* **Exercise instructions**: Where in the data below does the word "columns" appear? Copy every line that has it.

Source material START

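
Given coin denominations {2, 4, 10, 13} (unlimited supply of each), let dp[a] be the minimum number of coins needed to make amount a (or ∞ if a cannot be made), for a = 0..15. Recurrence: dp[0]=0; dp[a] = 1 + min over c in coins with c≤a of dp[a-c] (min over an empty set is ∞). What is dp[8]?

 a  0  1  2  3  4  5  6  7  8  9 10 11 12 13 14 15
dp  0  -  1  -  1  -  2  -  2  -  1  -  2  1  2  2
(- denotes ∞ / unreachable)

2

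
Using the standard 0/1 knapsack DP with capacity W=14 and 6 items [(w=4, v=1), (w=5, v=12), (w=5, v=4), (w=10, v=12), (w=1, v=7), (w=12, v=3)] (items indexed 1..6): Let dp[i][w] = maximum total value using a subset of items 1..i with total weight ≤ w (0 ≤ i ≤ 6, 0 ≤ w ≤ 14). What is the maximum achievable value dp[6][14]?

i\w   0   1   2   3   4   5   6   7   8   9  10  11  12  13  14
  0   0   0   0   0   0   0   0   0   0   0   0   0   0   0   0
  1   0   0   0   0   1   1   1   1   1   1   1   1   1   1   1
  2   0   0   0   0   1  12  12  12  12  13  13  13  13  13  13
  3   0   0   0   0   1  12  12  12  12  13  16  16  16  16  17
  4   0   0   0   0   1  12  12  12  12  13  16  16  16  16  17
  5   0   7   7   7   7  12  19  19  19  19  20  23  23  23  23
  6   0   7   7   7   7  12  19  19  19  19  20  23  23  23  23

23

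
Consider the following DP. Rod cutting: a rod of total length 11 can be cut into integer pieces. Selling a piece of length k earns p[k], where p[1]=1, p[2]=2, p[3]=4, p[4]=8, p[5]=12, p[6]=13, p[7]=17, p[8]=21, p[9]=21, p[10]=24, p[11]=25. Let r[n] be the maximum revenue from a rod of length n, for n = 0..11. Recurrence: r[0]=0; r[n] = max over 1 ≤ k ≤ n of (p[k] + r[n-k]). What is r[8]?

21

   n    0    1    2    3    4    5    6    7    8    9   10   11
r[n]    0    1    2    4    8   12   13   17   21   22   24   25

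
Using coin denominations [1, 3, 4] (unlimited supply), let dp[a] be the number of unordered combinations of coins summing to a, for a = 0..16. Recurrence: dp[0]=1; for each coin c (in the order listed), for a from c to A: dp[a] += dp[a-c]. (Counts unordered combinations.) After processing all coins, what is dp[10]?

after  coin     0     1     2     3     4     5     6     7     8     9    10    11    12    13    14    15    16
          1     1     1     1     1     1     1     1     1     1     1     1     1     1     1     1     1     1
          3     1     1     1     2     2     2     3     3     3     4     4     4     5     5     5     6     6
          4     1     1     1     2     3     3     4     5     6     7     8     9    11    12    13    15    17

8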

Source material END
Source material START

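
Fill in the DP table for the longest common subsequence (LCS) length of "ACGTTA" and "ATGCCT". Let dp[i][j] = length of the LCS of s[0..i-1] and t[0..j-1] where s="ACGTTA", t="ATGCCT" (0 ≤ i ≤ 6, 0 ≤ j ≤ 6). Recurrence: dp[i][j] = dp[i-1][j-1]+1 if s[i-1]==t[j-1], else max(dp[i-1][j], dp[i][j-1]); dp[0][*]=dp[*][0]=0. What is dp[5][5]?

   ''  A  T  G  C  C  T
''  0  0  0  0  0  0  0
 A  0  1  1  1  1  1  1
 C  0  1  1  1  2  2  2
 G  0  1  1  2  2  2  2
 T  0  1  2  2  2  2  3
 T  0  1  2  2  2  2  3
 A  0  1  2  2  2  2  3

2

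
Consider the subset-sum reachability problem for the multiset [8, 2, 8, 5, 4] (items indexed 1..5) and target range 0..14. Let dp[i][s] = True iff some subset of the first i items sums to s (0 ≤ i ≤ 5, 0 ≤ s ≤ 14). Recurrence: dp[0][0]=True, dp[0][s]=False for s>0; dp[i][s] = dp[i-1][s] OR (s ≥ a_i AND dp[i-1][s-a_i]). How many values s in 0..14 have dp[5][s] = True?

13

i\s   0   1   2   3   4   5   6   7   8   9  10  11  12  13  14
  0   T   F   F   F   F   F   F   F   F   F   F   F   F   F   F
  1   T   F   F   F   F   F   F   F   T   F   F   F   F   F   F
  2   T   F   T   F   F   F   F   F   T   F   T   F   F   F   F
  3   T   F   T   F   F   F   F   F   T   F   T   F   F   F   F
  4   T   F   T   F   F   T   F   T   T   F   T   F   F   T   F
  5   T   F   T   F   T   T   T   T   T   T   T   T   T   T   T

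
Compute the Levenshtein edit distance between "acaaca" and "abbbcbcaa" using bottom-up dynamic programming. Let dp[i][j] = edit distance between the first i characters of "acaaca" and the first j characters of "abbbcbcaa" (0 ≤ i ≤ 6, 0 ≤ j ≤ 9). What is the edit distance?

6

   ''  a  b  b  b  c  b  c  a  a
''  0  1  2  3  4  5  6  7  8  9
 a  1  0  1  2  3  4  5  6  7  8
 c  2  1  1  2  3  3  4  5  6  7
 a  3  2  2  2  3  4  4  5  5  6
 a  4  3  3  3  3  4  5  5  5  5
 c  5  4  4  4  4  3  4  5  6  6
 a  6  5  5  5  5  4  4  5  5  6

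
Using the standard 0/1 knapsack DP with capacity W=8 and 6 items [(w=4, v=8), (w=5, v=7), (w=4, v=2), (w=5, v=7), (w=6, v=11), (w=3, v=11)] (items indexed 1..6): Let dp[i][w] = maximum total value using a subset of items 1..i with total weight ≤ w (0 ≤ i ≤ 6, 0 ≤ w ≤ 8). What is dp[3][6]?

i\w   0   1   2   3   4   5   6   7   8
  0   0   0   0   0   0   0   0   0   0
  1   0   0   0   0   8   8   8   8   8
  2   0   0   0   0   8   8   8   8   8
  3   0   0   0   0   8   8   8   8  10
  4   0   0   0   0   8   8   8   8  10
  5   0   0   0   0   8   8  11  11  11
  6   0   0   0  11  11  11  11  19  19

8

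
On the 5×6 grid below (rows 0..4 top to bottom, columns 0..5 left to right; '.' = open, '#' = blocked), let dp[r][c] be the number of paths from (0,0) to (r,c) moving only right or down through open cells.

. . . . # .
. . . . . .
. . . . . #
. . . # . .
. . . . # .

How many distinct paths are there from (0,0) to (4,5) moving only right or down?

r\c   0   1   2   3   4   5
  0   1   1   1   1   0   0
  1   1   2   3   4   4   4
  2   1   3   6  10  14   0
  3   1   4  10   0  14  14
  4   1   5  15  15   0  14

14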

Source material END
Source material START

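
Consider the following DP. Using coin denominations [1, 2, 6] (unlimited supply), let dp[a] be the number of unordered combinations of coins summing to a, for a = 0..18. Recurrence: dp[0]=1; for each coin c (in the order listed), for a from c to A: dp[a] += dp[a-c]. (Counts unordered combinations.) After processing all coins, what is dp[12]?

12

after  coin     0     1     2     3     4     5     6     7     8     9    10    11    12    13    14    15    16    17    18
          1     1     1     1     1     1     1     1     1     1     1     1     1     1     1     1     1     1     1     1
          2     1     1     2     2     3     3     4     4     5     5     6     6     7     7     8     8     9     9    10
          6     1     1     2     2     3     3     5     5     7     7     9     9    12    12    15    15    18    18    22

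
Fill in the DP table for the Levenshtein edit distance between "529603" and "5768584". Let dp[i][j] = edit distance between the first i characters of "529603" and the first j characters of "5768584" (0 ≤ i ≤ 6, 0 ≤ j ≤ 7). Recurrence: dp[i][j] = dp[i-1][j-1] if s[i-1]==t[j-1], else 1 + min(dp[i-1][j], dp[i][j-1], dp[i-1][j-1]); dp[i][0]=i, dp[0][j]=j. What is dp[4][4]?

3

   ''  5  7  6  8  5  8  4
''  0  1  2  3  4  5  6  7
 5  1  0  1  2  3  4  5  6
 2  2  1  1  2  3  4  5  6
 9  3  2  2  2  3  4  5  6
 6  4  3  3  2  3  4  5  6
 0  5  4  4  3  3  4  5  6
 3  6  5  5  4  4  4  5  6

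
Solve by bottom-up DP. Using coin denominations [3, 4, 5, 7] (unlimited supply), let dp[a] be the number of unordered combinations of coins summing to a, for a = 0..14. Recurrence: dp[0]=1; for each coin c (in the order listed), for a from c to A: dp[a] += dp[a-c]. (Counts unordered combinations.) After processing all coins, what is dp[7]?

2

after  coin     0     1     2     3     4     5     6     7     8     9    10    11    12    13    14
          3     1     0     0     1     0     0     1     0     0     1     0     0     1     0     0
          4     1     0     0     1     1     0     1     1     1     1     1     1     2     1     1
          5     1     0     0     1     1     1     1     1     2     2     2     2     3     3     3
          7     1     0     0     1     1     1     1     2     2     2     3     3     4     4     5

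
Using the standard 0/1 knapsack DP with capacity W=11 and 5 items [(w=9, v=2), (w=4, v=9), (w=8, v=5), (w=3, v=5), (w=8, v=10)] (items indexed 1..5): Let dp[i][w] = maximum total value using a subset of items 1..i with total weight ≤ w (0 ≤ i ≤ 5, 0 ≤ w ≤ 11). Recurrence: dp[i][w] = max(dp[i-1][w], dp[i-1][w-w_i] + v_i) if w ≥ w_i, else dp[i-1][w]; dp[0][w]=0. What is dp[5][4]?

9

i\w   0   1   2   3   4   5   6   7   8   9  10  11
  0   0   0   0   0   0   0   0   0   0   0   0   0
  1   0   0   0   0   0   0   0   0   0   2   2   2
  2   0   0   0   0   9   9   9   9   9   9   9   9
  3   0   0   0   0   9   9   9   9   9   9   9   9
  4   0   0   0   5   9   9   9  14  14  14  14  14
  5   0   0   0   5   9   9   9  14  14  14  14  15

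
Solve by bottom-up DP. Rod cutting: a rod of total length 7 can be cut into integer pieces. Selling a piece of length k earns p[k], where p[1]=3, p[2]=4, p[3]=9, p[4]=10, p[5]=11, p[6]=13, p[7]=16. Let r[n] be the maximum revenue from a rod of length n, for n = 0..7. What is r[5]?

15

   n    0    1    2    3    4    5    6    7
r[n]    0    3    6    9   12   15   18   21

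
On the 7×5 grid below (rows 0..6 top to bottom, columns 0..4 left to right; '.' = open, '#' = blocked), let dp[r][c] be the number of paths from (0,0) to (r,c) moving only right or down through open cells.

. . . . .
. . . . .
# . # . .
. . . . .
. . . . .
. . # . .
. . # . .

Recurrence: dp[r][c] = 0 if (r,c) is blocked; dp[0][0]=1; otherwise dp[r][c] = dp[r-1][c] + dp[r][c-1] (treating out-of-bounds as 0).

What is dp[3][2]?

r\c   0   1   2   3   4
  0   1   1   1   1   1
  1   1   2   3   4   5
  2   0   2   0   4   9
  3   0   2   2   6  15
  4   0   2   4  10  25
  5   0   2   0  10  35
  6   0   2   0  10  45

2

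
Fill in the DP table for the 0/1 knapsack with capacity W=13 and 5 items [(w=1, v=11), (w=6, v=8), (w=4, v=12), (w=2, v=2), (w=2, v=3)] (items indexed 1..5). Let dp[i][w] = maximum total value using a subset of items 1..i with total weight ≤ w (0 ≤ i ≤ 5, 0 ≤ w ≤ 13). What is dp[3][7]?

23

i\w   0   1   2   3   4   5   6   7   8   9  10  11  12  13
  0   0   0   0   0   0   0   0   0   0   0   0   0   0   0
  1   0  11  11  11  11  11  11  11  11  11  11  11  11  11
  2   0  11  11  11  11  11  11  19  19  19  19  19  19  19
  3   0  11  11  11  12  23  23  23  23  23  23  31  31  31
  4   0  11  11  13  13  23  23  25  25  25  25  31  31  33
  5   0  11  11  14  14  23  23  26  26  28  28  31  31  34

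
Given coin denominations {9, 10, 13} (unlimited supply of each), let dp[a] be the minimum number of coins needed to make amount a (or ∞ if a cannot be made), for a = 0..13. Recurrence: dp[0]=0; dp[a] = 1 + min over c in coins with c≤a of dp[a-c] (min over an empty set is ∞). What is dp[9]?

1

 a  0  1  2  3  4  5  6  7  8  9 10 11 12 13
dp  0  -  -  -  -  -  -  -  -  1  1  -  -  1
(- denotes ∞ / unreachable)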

Source material END

* **Solution**:
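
On the 5×6 grid below (rows 0..4 top to bottom, columns 0..5 left to right; '.' = open, '#' = blocked), let dp[r][c] be the number of paths from (0,0) to (r,c) moving only right or down through open cells.
On the 7×5 grid below (rows 0..6 top to bottom, columns 0..4 left to right; '.' = open, '#' = blocked), let dp[r][c] be the number of paths from (0,0) to (r,c) moving only right or down through open cells.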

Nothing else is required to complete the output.